# WORK ITEM
Your answer should reproduce the full set of records exactly as given.

+++ RECORDS SUPPLIED +++

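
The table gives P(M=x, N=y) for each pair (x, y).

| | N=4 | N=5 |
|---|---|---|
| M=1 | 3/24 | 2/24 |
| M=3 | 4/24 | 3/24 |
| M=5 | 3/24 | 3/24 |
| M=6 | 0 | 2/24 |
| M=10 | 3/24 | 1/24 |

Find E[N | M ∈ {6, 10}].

P(M ∈ {6, 10}) = 1/4.
Σ N·P over the event = 5·(2/24) + 4·(3/24) + 5·(1/24) = 9/8.
E[N | M ∈ {6, 10}] = (9/8) / (1/4) = 9/2.

9/2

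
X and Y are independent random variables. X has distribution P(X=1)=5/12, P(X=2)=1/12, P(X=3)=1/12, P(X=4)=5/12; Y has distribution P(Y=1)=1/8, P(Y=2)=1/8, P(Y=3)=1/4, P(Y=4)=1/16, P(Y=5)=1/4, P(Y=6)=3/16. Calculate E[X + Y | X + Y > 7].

P(X + Y > 7) = 25/96.
Summing (X+Y)·P(x,y) over outcomes with X + Y > 7 gives 151/64.
E[X + Y | X + Y > 7] = (151/64) / (25/96) = 453/50.

453/50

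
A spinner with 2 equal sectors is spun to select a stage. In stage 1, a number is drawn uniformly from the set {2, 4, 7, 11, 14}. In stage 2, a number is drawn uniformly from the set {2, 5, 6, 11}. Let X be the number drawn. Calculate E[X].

E[X | stage 1] = (2+4+7+11+14)/5 = 38/5.
E[X | stage 2] = (2+5+6+11)/4 = 6.
By the law of total expectation,
E[X] = (1/2)·(38/5) + (1/2)·(6) = 34/5.

34/5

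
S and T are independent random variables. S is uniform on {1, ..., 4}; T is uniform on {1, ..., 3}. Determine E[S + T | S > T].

Outcomes with S > T: (2,1), (3,1), (3,2), (4,1), (4,2), (4,3), each with probability 1/12.
E[S + T | S > T] = (3 + 4 + 5 + 5 + 6 + 7) / 6 = 5.

5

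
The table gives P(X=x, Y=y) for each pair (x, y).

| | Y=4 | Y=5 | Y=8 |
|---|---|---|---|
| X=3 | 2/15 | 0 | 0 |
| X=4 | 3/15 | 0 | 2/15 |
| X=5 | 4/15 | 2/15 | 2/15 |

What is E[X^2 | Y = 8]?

41/2

P(Y = 8) = 4/15.
Σ X^2·P over the event = 16·(2/15) + 25·(2/15) = 82/15.
E[X^2 | Y = 8] = (82/15) / (4/15) = 41/2.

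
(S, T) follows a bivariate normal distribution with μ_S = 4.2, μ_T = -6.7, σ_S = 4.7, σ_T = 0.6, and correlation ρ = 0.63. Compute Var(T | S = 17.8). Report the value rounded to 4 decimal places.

The conditional variance in a bivariate normal is σ_T²(1 − ρ²), independent of x.
Var(T | S=17.8) = (0.6)²·(1 − (0.63)²) = 0.36·0.6031 = 0.2171.

0.2171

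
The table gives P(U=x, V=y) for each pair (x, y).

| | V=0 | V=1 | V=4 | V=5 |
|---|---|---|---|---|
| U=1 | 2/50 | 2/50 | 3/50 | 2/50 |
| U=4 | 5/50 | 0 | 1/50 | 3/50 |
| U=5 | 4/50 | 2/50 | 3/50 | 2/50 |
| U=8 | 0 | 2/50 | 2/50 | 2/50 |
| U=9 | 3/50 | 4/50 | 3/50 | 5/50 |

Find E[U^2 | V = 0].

425/14

P(V = 0) = 7/25.
Σ U^2·P over the event = 1·(2/50) + 16·(5/50) + 25·(4/50) + 81·(3/50) = 17/2.
E[U^2 | V = 0] = (17/2) / (7/25) = 425/14.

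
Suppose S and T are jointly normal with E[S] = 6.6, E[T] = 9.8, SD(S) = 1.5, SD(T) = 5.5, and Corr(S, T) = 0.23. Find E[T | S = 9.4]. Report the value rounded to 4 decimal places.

For a bivariate normal, E[T | S=x] = μ_T + ρ·(σ_T/σ_S)·(x − μ_S).
E[T | S=9.4] = 9.8 + (0.23)·(5.5/1.5)·(9.4 − (6.6)) = 9.8 + (0.84333)·(2.8) = 12.1613.

12.1613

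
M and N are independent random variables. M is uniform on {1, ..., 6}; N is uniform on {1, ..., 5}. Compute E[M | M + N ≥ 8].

5

Outcomes with M + N ≥ 8: (3,5), (4,4), (4,5), (5,3), (5,4), (5,5), (6,2), (6,3), (6,4), (6,5), each with probability 1/30.
E[M | M + N ≥ 8] = (3 + 4 + 4 + 5 + 5 + 5 + 6 + 6 + 6 + 6) / 10 = 5.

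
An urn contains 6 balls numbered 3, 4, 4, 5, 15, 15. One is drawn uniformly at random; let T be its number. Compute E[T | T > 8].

15

P(T > 8) = 1/3.
Σ over the event: 15·1/3 = 5.
E[T | T > 8] = (5) / (1/3) = 15.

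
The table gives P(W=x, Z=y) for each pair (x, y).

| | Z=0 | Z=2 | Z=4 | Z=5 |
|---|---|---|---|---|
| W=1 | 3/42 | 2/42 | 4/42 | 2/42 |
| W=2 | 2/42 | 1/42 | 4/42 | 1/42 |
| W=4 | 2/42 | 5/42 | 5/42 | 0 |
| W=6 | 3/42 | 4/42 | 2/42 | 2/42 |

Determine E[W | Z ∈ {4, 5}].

P(Z ∈ {4, 5}) = 10/21.
Summing W·P(W=x,Z=y) over the conditioning event gives 10/7.
E[W | Z ∈ {4, 5}] = (10/7) / (10/21) = 3.

3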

+++

# FINAL ANSWER
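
The table gives P(M=x, N=y) for each pair (x, y).

| | N=4 | N=5 |
|---|---|---|
| M=1 | 3/24 | 2/24 |
| M=3 | 4/24 | 3/24 |
| M=5 | 3/24 | 3/24 |
| M=6 | 0 | 2/24 |
| M=10 | 3/24 | 1/24 |

Find E[N | M ∈ {6, 10}].

P(M ∈ {6, 10}) = 1/4.
Σ N·P over the event = 5·(2/24) + 4·(3/24) + 5·(1/24) = 9/8.
E[N | M ∈ {6, 10}] = (9/8) / (1/4) = 9/2.

9/2

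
X and Y are independent random variables. X has distribution P(X=1)=5/12, P(X=2)=1/12, P(X=3)=1/12, P(X=4)=5/12; Y has distribution P(Y=1)=1/8, P(Y=2)=1/8, P(Y=3)=1/4, P(Y=4)=1/16, P(Y=5)=1/4, P(Y=6)=3/16. Calculate E[X + Y | X + Y > 7].

P(X + Y > 7) = 25/96.
Summing (X+Y)·P(x,y) over outcomes with X + Y > 7 gives 151/64.
E[X + Y | X + Y > 7] = (151/64) / (25/96) = 453/50.

453/50

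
A spinner with 2 equal sectors is spun to select a stage. In stage 1, a number is drawn uniformly from the set {2, 4, 7, 11, 14}. In stage 2, a number is drawn uniformly from the set {2, 5, 6, 11}. Let X be the number drawn. Calculate E[X].

E[X | stage 1] = (2+4+7+11+14)/5 = 38/5.
E[X | stage 2] = (2+5+6+11)/4 = 6.
By the law of total expectation,
E[X] = (1/2)·(38/5) + (1/2)·(6) = 34/5.

34/5

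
S and T are independent random variables. S is uniform on {1, ..., 4}; T is uniform on {1, ..., 3}. Determine E[S + T | S > T].

Outcomes with S > T: (2,1), (3,1), (3,2), (4,1), (4,2), (4,3), each with probability 1/12.
E[S + T | S > T] = (3 + 4 + 5 + 5 + 6 + 7) / 6 = 5.

5

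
The table gives P(X=x, Y=y) for each pair (x, y).

| | Y=4 | Y=5 | Y=8 |
|---|---|---|---|
| X=3 | 2/15 | 0 | 0 |
| X=4 | 3/15 | 0 | 2/15 |
| X=5 | 4/15 | 2/15 | 2/15 |

What is E[X^2 | Y = 8]?

41/2

P(Y = 8) = 4/15.
Σ X^2·P over the event = 16·(2/15) + 25·(2/15) = 82/15.
E[X^2 | Y = 8] = (82/15) / (4/15) = 41/2.

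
(S, T) follows a bivariate normal distribution with μ_S = 4.2, μ_T = -6.7, σ_S = 4.7, σ_T = 0.6, and correlation ρ = 0.63. Compute Var(T | S = 17.8). Report the value rounded to 4 decimal places.

The conditional variance in a bivariate normal is σ_T²(1 − ρ²), independent of x.
Var(T | S=17.8) = (0.6)²·(1 − (0.63)²) = 0.36·0.6031 = 0.2171.

0.2171

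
The table gives P(U=x, V=y) for each pair (x, y).

| | V=0 | V=1 | V=4 | V=5 |
|---|---|---|---|---|
| U=1 | 2/50 | 2/50 | 3/50 | 2/50 |
| U=4 | 5/50 | 0 | 1/50 | 3/50 |
| U=5 | 4/50 | 2/50 | 3/50 | 2/50 |
| U=8 | 0 | 2/50 | 2/50 | 2/50 |
| U=9 | 3/50 | 4/50 | 3/50 | 5/50 |

Find E[U^2 | V = 0].

425/14

P(V = 0) = 7/25.
Σ U^2·P over the event = 1·(2/50) + 16·(5/50) + 25·(4/50) + 81·(3/50) = 17/2.
E[U^2 | V = 0] = (17/2) / (7/25) = 425/14.

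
Suppose S and T are jointly normal with E[S] = 6.6, E[T] = 9.8, SD(S) = 1.5, SD(T) = 5.5, and Corr(S, T) = 0.23. Find E[T | S = 9.4]. Report the value rounded to 4 decimal places.

For a bivariate normal, E[T | S=x] = μ_T + ρ·(σ_T/σ_S)·(x − μ_S).
E[T | S=9.4] = 9.8 + (0.23)·(5.5/1.5)·(9.4 − (6.6)) = 9.8 + (0.84333)·(2.8) = 12.1613.

12.1613

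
M and N are independent random variables. M is uniform on {1, ..., 6}; N is uniform on {1, ..., 5}. Compute E[M | M + N ≥ 8].

5

Outcomes with M + N ≥ 8: (3,5), (4,4), (4,5), (5,3), (5,4), (5,5), (6,2), (6,3), (6,4), (6,5), each with probability 1/30.
E[M | M + N ≥ 8] = (3 + 4 + 4 + 5 + 5 + 5 + 6 + 6 + 6 + 6) / 10 = 5.

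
An urn contains 6 balls numbered 3, 4, 4, 5, 15, 15. One is drawn uniformly at random; let T be its number. Compute E[T | T > 8].

15

P(T > 8) = 1/3.
Σ over the event: 15·1/3 = 5.
E[T | T > 8] = (5) / (1/3) = 15.

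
The table gives P(W=x, Z=y) for each pair (x, y).

| | Z=0 | Z=2 | Z=4 | Z=5 |
|---|---|---|---|---|
| W=1 | 3/42 | 2/42 | 4/42 | 2/42 |
| W=2 | 2/42 | 1/42 | 4/42 | 1/42 |
| W=4 | 2/42 | 5/42 | 5/42 | 0 |
| W=6 | 3/42 | 4/42 | 2/42 | 2/42 |

Determine E[W | Z ∈ {4, 5}].

P(Z ∈ {4, 5}) = 10/21.
Summing W·P(W=x,Z=y) over the conditioning event gives 10/7.
E[W | Z ∈ {4, 5}] = (10/7) / (10/21) = 3.

3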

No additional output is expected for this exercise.